• Exercise description: Your task is to return the data below, word for word.

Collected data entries
■ ■ ■ ■ ■ ■ ■
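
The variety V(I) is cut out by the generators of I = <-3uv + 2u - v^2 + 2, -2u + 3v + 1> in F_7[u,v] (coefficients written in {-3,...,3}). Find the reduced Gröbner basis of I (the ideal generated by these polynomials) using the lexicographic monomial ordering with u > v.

G = {u + 2v + 3, v^2 + v + 2}

f_1 = -3uv + 2u - v^2 + 2, LT = uv.
f_2 = -2u + 3v + 1, LT = u.

S(f_1,f_2): lcm = uv. S = -3u + 3v^2 - 3v - 3.
  leading term u: subtract (-2)·f_2 from -3u + 3v^2 - 3v - 3 → 3v^2 + 3v - 1
  leading term v^2: no divisor's leading term divides it; move 3v^2 to the remainder.
  leading term v: no divisor's leading term divides it; move 3v to the remainder.
  leading term 1: no divisor's leading term divides it; move -1 to the remainder.
  remainder 3v^2 + 3v - 1 ≠ 0; add g_3 = 3v^2 + 3v - 1 to the basis.

The other S-polynomials (S(f_1,g_3), S(f_2,g_3)) all reduce to 0 modulo the current basis, so we have a Gröbner basis.
Inter-reduce: drop elements whose leading term is divisible by another's, tail-reduce, and make monic.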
■ ■ ■ ■ ■ ■ ■
• Exercise solution:
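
The variety V(I) is cut out by the generators of I = <-3uv + 2u - v^2 + 2, -2u + 3v + 1> in F_7[u,v] (coefficients written in {-3,...,3}). Find the reduced Gröbner basis of I (the ideal generated by these polynomials) using the lexicographic monomial ordering with u > v.

G = {u + 2v + 3, v^2 + v + 2}

f_1 = -3uv + 2u - v^2 + 2, LT = uv.
f_2 = -2u + 3v + 1, LT = u.

S(f_1,f_2): lcm = uv. S = -3u + 3v^2 - 3v - 3.
  leading term u: subtract (-2)·f_2 from -3u + 3v^2 - 3v - 3 → 3v^2 + 3v - 1
  leading term v^2: no divisor's leading term divides it; move 3v^2 to the remainder.
  leading term v: no divisor's leading term divides it; move 3v to the remainder.
  leading term 1: no divisor's leading term divides it; move -1 to the remainder.
  remainder 3v^2 + 3v - 1 ≠ 0; add g_3 = 3v^2 + 3v - 1 to the basis.

The other S-polynomials (S(f_1,g_3), S(f_2,g_3)) all reduce to 0 modulo the current basis, so we have a Gröbner basis.
Inter-reduce: drop elements whose leading term is divisible by another's, tail-reduce, and make monic.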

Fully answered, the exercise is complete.